- WHAT IS EXPECTED: Copy each entry exactly, leaving nothing out.

- Data extracted from a collection:
========
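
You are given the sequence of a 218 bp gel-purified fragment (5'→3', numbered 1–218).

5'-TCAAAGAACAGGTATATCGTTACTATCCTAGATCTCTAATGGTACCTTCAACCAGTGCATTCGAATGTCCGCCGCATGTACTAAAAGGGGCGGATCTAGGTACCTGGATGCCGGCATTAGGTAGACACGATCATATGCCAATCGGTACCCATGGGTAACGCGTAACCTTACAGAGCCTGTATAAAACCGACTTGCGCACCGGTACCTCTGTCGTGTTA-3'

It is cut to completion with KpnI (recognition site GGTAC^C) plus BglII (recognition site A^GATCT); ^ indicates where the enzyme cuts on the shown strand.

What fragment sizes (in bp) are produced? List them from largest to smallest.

58, 57, 45, 30, 15, 13 bp

KpnI sites (GGTACC) start at positions 41, 99, 144, 201.
KpnI cuts after base 5 of each site (before the last base), so after positions 45, 103, 148, 205.
The BglII site (AGATCT) starts at position 30.
BglII cuts after the first base of each site, so after position 30.
Combined cut positions: 30, 45, 103, 148, 205.
Linear molecule, 5 cuts → 6 fragments:
  1–30 → 30 bp
  31–45 → 15 bp
  46–103 → 58 bp
  104–148 → 45 bp
  149–205 → 57 bp
  206–218 → 13 bp
Sorted largest to smallest: 58, 57, 45, 30, 15, 13 bp.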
========
- EXERCISE RESULT:
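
You are given the sequence of a 218 bp gel-purified fragment (5'→3', numbered 1–218).

5'-TCAAAGAACAGGTATATCGTTACTATCCTAGATCTCTAATGGTACCTTCAACCAGTGCATTCGAATGTCCGCCGCATGTACTAAAAGGGGCGGATCTAGGTACCTGGATGCCGGCATTAGGTAGACACGATCATATGCCAATCGGTACCCATGGGTAACGCGTAACCTTACAGAGCCTGTATAAAACCGACTTGCGCACCGGTACCTCTGTCGTGTTA-3'

It is cut to completion with KpnI (recognition site GGTAC^C) plus BglII (recognition site A^GATCT); ^ indicates where the enzyme cuts on the shown strand.

What fragment sizes (in bp) are produced? List them from largest to smallest.

58, 57, 45, 30, 15, 13 bp

KpnI sites (GGTACC) start at positions 41, 99, 144, 201.
KpnI cuts after base 5 of each site (before the last base), so after positions 45, 103, 148, 205.
The BglII site (AGATCT) starts at position 30.
BglII cuts after the first base of each site, so after position 30.
Combined cut positions: 30, 45, 103, 148, 205.
Linear molecule, 5 cuts → 6 fragments:
  1–30 → 30 bp
  31–45 → 15 bp
  46–103 → 58 bp
  104–148 → 45 bp
  149–205 → 57 bp
  206–218 → 13 bp
Sorted largest to smallest: 58, 57, 45, 30, 15, 13 bp.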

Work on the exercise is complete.